Required action. In the listing below, every entry should be duplicated exactly.

Records supplied.
#####
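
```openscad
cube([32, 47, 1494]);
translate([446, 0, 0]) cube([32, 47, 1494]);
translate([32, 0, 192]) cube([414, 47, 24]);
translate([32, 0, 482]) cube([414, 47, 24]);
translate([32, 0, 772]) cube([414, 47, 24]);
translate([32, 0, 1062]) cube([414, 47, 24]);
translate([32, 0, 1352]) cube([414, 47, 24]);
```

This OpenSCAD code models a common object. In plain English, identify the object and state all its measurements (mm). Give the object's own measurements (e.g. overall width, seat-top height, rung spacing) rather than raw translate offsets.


A straight ladder. Two 32×47 mm vertical rails, 1494 mm tall, stand 478 mm apart (outside-to-outside) with their front faces coplanar on the −y side. 5 rungs, each 47 mm deep and 24 mm tall, span between the inner faces of the rails, front faces flush with the rails. The lowest rung's underside is at z = 192 mm and rungs are spaced 290 mm apart (underside to underside).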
#####
Task output.
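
```openscad
cube([32, 47, 1494]);
translate([446, 0, 0]) cube([32, 47, 1494]);
translate([32, 0, 192]) cube([414, 47, 24]);
translate([32, 0, 482]) cube([414, 47, 24]);
translate([32, 0, 772]) cube([414, 47, 24]);
translate([32, 0, 1062]) cube([414, 47, 24]);
translate([32, 0, 1352]) cube([414, 47, 24]);
```

This OpenSCAD code models a common object. In plain English, identify the object and state all its measurements (mm). Give the object's own measurements (e.g. overall width, seat-top height, rung spacing) rather than raw translate offsets.


A straight ladder. Two 32×47 mm vertical rails, 1494 mm tall, stand 478 mm apart (outside-to-outside) with their front faces coplanar on the −y side. 5 rungs, each 47 mm deep and 24 mm tall, span between the inner faces of the rails, front faces flush with the rails. The lowest rung's underside is at z = 192 mm and rungs are spaced 290 mm apart (underside to underside).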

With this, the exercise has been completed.